> [INFORMATION SUPPLIED]:

__________

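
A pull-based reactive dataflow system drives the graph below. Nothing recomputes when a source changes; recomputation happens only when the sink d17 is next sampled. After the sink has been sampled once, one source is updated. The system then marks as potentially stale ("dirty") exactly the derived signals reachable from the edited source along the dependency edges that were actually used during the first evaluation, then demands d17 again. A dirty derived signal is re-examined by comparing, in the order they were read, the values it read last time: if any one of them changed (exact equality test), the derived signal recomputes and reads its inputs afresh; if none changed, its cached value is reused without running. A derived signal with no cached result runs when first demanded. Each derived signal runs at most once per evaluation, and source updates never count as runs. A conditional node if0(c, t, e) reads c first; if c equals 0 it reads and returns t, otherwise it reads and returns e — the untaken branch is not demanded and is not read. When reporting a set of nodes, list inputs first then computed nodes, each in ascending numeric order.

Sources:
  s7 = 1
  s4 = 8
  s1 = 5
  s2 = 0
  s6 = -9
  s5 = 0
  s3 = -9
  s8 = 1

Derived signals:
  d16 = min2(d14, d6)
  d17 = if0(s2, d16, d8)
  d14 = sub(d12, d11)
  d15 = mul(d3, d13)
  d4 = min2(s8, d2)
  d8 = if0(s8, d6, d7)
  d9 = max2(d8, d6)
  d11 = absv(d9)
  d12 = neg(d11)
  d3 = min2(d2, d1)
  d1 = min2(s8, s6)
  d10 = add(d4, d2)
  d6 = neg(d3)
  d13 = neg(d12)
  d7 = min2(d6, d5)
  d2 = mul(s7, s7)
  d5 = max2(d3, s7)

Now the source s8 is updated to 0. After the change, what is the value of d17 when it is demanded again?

New value of d17: -18.
Key observation: a condition flipped, so demand moved to the other branch — d5, d7 are never re-examined.

First evaluation (everything demanded from the output):
  d1 = min2(1, -9) = -9
  d2 = mul(1, 1) = 1
  d3 = min2(1, -9) = -9
  d5 = max2(-9, 1) = 1
  d6 = neg(-9) = 9
  d7 = min2(9, 1) = 1
  d8 = if0(s8=1 -> else branch d7) = 1
  d9 = max2(1, 9) = 9
  d11 = absv(9) = 9
  d12 = neg(9) = -9
  d14 = sub(-9, 9) = -18
  d16 = min2(-18, 9) = -18
  d17 = if0(s2=0 -> then branch d16) = -18

Propagation after the edit:
  d1: runs — s8 1->0; result -9 (same value as before).
  d3: checked — values it read are unchanged (d2 unchanged, d1 unchanged); reused cached -9 without running.
  d5: marked dirty but never re-examined — demand shifted away from it.
  d6: checked — values it read are unchanged (d3 unchanged); reused cached 9 without running.
  d7: marked dirty but never re-examined — demand shifted away from it.
  d8: runs — s8 1->0; result 9.
  d9: runs — d8 1->9; result 9 (same value as before).
  d11: checked — values it read are unchanged (d9 unchanged); reused cached 9 without running.
  d12: checked — values it read are unchanged (d11 unchanged); reused cached -9 without running.
  d14: checked — values it read are unchanged (d12 unchanged, d11 unchanged); reused cached -18 without running.
  d16: checked — values it read are unchanged (d14 unchanged, d6 unchanged); reused cached -18 without running.
  d17: checked — values it read are unchanged (s2 unchanged, d16 unchanged); reused cached -18 without running.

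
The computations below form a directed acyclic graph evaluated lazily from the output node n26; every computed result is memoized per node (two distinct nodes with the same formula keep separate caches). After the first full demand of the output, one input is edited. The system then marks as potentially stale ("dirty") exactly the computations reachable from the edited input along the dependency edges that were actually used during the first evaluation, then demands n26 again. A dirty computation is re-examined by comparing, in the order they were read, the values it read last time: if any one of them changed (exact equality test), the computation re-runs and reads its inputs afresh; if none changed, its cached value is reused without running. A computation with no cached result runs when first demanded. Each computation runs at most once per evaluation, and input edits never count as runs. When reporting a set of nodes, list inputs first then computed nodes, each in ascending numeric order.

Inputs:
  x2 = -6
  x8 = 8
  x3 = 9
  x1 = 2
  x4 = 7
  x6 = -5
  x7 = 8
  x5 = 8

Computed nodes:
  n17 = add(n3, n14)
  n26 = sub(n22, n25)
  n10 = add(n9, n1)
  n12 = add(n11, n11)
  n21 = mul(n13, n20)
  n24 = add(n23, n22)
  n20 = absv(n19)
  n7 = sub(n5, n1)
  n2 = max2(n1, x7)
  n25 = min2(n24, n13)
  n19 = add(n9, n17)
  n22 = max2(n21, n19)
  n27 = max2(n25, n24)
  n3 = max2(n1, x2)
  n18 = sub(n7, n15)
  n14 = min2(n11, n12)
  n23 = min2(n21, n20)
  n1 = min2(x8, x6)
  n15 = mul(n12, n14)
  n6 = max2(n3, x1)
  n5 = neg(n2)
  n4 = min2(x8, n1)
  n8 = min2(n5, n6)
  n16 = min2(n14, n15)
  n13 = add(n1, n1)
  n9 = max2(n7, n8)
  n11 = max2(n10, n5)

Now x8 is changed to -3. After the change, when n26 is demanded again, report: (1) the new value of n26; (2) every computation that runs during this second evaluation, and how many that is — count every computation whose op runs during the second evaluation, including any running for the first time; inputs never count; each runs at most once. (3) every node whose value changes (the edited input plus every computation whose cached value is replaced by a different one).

First demand of the output computes:
  n1 = min2(8, -5) = -5
  n2 = max2(-5, 8) = 8
  n3 = max2(-5, -6) = -5
  n5 = neg(8) = -8
  n6 = max2(-5, 2) = 2
  n7 = sub(-8, -5) = -3
  n8 = min2(-8, 2) = -8
  n9 = max2(-3, -8) = -3
  n10 = add(-3, -5) = -8
  n11 = max2(-8, -8) = -8
  n12 = add(-8, -8) = -16
  n13 = add(-5, -5) = -10
  n14 = min2(-8, -16) = -16
  n17 = add(-5, -16) = -21
  n19 = add(-3, -21) = -24
  n20 = absv(-24) = 24
  n21 = mul(-10, 24) = -240
  n22 = max2(-240, -24) = -24
  n23 = min2(-240, 24) = -240
  n24 = add(-240, -24) = -264
  n25 = min2(-264, -10) = -264
  n26 = sub(-24, -264) = 240

After the edit, cleaning proceeds:
  n1: a read changed (x8 8->-3) — executes, giving -5 — identical to its old value.
  n2: dirty, but its reads are unchanged (n1 unchanged, x7 unchanged); cached 8 stands.
  n3: dirty, but its reads are unchanged (n1 unchanged, x2 unchanged); cached -5 stands.
  n5: dirty, but its reads are unchanged (n2 unchanged); cached -8 stands.
  n6: dirty, but its reads are unchanged (n3 unchanged, x1 unchanged); cached 2 stands.
  n7: dirty, but its reads are unchanged (n5 unchanged, n1 unchanged); cached -3 stands.
  n8: dirty, but its reads are unchanged (n5 unchanged, n6 unchanged); cached -8 stands.
  n9: dirty, but its reads are unchanged (n7 unchanged, n8 unchanged); cached -3 stands.
  n10: dirty, but its reads are unchanged (n9 unchanged, n1 unchanged); cached -8 stands.
  n11: dirty, but its reads are unchanged (n10 unchanged, n5 unchanged); cached -8 stands.
  n12: dirty, but its reads are unchanged (n11 unchanged, n11 unchanged); cached -16 stands.
  n13: dirty, but its reads are unchanged (n1 unchanged, n1 unchanged); cached -10 stands.
  n14: dirty, but its reads are unchanged (n11 unchanged, n12 unchanged); cached -16 stands.
  n17: dirty, but its reads are unchanged (n3 unchanged, n14 unchanged); cached -21 stands.
  n19: dirty, but its reads are unchanged (n9 unchanged, n17 unchanged); cached -24 stands.
  n20: dirty, but its reads are unchanged (n19 unchanged); cached 24 stands.
  n21: dirty, but its reads are unchanged (n13 unchanged, n20 unchanged); cached -240 stands.
  n22: dirty, but its reads are unchanged (n21 unchanged, n19 unchanged); cached -24 stands.
  n23: dirty, but its reads are unchanged (n21 unchanged, n20 unchanged); cached -240 stands.
  n24: dirty, but its reads are unchanged (n23 unchanged, n22 unchanged); cached -264 stands.
  n25: dirty, but its reads are unchanged (n24 unchanged, n13 unchanged); cached -264 stands.
  n26: dirty, but its reads are unchanged (n22 unchanged, n25 unchanged); cached 240 stands.

Note the absorption at n1: it re-runs yet its value is the same, leaving the output's value untouched.

Demanding n26 again yields 240.
1 computations run: n1.
The nodes whose values change: x8.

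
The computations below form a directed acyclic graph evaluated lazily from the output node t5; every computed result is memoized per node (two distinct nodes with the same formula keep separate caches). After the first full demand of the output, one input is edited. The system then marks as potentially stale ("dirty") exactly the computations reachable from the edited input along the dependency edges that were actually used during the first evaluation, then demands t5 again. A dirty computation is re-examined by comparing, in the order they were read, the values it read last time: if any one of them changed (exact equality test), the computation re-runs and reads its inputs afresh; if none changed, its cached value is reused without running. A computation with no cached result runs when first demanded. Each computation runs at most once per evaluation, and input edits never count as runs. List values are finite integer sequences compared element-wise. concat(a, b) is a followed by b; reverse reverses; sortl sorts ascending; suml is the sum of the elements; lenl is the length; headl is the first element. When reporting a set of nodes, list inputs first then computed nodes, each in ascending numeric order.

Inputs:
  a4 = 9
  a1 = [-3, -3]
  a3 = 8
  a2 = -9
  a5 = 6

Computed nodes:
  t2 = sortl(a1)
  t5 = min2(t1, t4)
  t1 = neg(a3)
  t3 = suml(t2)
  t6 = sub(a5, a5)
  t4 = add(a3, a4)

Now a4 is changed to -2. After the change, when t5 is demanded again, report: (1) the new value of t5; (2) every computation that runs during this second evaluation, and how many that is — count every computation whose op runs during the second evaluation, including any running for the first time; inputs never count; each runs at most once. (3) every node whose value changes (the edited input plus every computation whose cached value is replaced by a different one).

First demand of the output computes:
  t1 = neg(8) = -8
  t4 = add(8, 9) = 17
  t5 = min2(-8, 17) = -8

After the edit, cleaning proceeds:
  t4: a read changed (a4 9->-2) — executes, giving 6.
  t5: a read changed (t4 17->6) — executes, giving -8 — identical to its old value.

Demanding t5 again yields -8.
2 computations run: t4, t5.
The nodes whose values change: a4, t4.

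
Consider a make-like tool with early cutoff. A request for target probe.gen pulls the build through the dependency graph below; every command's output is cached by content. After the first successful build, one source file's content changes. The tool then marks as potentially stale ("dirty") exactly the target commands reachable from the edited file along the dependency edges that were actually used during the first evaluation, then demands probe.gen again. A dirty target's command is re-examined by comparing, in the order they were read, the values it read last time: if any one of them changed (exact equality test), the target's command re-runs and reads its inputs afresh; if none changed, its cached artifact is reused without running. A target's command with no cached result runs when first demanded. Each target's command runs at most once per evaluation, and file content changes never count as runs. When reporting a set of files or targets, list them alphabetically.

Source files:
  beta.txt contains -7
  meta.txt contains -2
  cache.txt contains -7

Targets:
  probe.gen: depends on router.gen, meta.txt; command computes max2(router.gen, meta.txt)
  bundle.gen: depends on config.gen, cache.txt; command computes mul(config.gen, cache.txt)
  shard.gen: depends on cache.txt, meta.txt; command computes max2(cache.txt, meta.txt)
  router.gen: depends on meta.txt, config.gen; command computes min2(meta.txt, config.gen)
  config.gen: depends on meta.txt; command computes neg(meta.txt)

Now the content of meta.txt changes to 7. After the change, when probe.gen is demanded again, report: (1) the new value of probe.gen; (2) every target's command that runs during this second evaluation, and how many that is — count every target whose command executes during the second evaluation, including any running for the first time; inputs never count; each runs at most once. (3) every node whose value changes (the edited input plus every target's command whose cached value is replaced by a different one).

First demand of the output computes:
  config.gen = neg(-2) = 2
  router.gen = min2(-2, 2) = -2
  probe.gen = max2(-2, -2) = -2

After the edit, cleaning proceeds:
  config.gen: a read changed (meta.txt -2->7) — executes, giving -7.
  router.gen: a read changed (meta.txt -2->7; config.gen 2->-7) — executes, giving -7.
  probe.gen: a read changed (router.gen -2->-7; meta.txt -2->7) — executes, giving 7.

Demanding probe.gen again yields 7.
3 target commands run: config.gen, probe.gen, router.gen.
The nodes whose values change: config.gen, meta.txt, probe.gen, router.gen.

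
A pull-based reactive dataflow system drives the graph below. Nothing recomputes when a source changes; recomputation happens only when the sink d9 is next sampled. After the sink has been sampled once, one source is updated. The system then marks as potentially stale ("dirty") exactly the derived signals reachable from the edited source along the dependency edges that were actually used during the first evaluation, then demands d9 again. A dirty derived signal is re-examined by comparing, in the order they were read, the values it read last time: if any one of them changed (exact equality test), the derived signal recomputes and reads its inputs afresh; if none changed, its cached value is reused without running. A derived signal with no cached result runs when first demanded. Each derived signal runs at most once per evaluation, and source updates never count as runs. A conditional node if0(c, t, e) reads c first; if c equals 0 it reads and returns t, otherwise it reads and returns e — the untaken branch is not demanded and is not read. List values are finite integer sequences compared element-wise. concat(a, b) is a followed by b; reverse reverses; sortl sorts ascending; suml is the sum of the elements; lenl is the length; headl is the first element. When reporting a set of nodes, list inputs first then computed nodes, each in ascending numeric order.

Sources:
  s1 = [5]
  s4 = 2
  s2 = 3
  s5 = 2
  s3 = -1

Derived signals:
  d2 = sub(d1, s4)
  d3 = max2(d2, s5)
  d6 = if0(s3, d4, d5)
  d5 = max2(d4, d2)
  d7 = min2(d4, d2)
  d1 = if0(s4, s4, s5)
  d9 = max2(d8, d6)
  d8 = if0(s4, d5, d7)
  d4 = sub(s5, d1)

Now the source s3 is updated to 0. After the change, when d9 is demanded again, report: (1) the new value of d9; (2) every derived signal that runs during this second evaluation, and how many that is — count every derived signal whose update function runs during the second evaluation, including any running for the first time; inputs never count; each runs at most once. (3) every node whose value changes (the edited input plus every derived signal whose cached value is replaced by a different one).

New value of d9: 0.
Derived signals that run: d6 — 1 in total.
Values that change: s3.
Key observation: the change is absorbed at d6 — it re-runs but produces the same value, and the output's value is unchanged.

First evaluation (everything demanded from the output):
  d1 = if0(s4=2 -> else branch s5) = 2
  d2 = sub(2, 2) = 0
  d4 = sub(2, 2) = 0
  d5 = max2(0, 0) = 0
  d6 = if0(s3=-1 -> else branch d5) = 0
  d7 = min2(0, 0) = 0
  d8 = if0(s4=2 -> else branch d7) = 0
  d9 = max2(0, 0) = 0

Propagation after the edit:
  d6: runs — s3 -1->0; result 0 (same value as before).
  d9: checked — values it read are unchanged (d8 unchanged, d6 unchanged); reused cached 0 without running.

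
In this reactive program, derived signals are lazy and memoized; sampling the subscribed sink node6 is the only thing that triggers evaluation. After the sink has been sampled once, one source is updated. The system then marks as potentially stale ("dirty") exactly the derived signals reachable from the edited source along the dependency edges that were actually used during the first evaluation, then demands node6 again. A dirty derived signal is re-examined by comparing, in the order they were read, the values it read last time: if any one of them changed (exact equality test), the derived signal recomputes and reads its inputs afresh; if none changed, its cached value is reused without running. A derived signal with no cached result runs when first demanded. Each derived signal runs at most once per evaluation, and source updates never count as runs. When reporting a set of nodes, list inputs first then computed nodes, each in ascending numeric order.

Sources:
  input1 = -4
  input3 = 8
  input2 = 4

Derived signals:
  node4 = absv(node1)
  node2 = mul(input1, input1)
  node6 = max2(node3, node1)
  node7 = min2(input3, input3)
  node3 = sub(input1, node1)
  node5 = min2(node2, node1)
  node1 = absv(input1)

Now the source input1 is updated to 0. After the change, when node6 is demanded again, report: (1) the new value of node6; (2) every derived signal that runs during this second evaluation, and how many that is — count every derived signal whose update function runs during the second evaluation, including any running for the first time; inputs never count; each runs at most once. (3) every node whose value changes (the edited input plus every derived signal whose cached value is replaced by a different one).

Demanding node6 again yields 0.
3 derived signals run: node1, node3, node6.
The nodes whose values change: input1, node1, node3, node6.

First demand of the output computes:
  node1 = absv(-4) = 4
  node3 = sub(-4, 4) = -8
  node6 = max2(-8, 4) = 4

After the edit, cleaning proceeds:
  node1: a read changed (input1 -4->0) — executes, giving 0.
  node3: a read changed (input1 -4->0; node1 4->0) — executes, giving 0.
  node6: a read changed (node3 -8->0; node1 4->0) — executes, giving 0.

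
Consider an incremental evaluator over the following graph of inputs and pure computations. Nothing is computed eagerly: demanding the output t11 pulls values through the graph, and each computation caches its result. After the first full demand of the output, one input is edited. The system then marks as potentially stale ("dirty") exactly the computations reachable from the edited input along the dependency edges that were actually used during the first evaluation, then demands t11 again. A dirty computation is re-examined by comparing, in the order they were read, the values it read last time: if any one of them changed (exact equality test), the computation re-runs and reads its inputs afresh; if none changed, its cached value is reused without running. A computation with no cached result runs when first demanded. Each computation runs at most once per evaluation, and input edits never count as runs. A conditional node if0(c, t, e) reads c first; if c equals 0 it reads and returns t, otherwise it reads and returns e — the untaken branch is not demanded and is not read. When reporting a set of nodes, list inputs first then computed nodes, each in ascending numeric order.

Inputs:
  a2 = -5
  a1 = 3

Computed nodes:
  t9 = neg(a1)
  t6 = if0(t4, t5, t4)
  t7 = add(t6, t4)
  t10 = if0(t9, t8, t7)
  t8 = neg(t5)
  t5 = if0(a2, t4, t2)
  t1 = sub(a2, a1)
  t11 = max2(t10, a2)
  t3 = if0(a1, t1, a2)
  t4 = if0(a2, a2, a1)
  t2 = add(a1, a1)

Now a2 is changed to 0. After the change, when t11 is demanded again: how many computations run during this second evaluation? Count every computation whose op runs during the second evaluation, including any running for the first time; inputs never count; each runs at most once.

Run set: t4, t5, t6, t7, t10, t11 (6 run).
The important point: the flipped condition pulls in fresh nodes; t5 runs for the first time.

Initial pass — values computed on the first demand:
  t4 = if0(a2=-5 -> else branch a1) = 3
  t6 = if0(t4=3 -> else branch t4) = 3
  t7 = add(3, 3) = 6
  t9 = neg(3) = -3
  t10 = if0(t9=-3 -> else branch t7) = 6
  t11 = max2(6, -5) = 6

Second demand — change propagation:
  t4: re-runs because a2 -5->0; new result 0.
  t5: newly demanded (no cache) — executes and yields 0.
  t6: re-runs because t4 3->0; t4 3->0; new result 0.
  t7: re-runs because t6 3->0; t4 3->0; new result 0.
  t10: re-runs because t7 6->0; new result 0.
  t11: re-runs because t10 6->0; a2 -5->0; new result 0.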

__________

> [HOW TO COMPLETE THIS TASK]: Please filter the entries above down to the lines holding "files" and copy them.

> [RESPONSE]:
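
Consider a make-like tool with early cutoff. A request for target probe.gen pulls the build through the dependency graph below; every command's output is cached by content. After the first successful build, one source file's content changes. The tool then marks as potentially stale ("dirty") exactly the target commands reachable from the edited file along the dependency edges that were actually used during the first evaluation, then demands probe.gen again. A dirty target's command is re-examined by comparing, in the order they were read, the values it read last time: if any one of them changed (exact equality test), the target's command re-runs and reads its inputs afresh; if none changed, its cached artifact is reused without running. A target's command with no cached result runs when first demanded. Each target's command runs at most once per evaluation, and file content changes never count as runs. When reporting a set of files or targets, list them alphabetically.
Source files: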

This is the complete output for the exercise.